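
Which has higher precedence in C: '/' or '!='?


'/' is multiplicative (level 10); '!=' is equality (level 6)
Higher level binds tighter
'/' has higher precedence than '!='


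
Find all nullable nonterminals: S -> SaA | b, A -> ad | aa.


A nonterminal is nullable iff some alternative derives ε (directly, or every symbol in it is nullable)
Nullable: {}


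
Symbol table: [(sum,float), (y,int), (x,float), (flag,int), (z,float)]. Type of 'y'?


Lookup 'y' → type int


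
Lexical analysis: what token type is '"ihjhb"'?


Pattern: double-quoted sequence
Type: STRING_LITERAL


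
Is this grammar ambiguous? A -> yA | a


right-linear, alternatives start with distinct terminals 'y' vs 'a': unique leftmost derivation
Unambiguous


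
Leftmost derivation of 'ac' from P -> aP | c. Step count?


Derivation: P => aP => ac
Steps: 2


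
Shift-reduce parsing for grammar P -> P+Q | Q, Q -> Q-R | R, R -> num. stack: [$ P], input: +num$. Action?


shift '+' to continue P -> P+Q
Action: shift


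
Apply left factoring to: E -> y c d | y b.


Common prefix: 'y'
Factored: E -> y E', E' -> c d | b


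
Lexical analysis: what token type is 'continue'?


Pattern: reserved word
Type: KEYWORD


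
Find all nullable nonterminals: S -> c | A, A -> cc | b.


A nonterminal is nullable iff some alternative derives ε (directly, or every symbol in it is nullable)
Nullable: {}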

################

Copy all the records above precisely.

** Answer section **
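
Which has higher precedence in C: '/' or '!='?


'/' is multiplicative (level 10); '!=' is equality (level 6)
Higher level binds tighter
'/' has higher precedence than '!='


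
Find all nullable nonterminals: S -> SaA | b, A -> ad | aa.


A nonterminal is nullable iff some alternative derives ε (directly, or every symbol in it is nullable)
Nullable: {}


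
Symbol table: [(sum,float), (y,int), (x,float), (flag,int), (z,float)]. Type of 'y'?


Lookup 'y' → type int


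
Lexical analysis: what token type is '"ihjhb"'?


Pattern: double-quoted sequence
Type: STRING_LITERAL


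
Is this grammar ambiguous? A -> yA | a


right-linear, alternatives start with distinct terminals 'y' vs 'a': unique leftmost derivation
Unambiguous


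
Leftmost derivation of 'ac' from P -> aP | c. Step count?


Derivation: P => aP => ac
Steps: 2


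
Shift-reduce parsing for grammar P -> P+Q | Q, Q -> Q-R | R, R -> num. stack: [$ P], input: +num$. Action?


shift '+' to continue P -> P+Q
Action: shift


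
Apply left factoring to: E -> y c d | y b.


Common prefix: 'y'
Factored: E -> y E', E' -> c d | b


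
Lexical analysis: what token type is 'continue'?


Pattern: reserved word
Type: KEYWORD


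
Find all nullable nonterminals: S -> c | A, A -> cc | b.


A nonterminal is nullable iff some alternative derives ε (directly, or every symbol in it is nullable)
Nullable: {}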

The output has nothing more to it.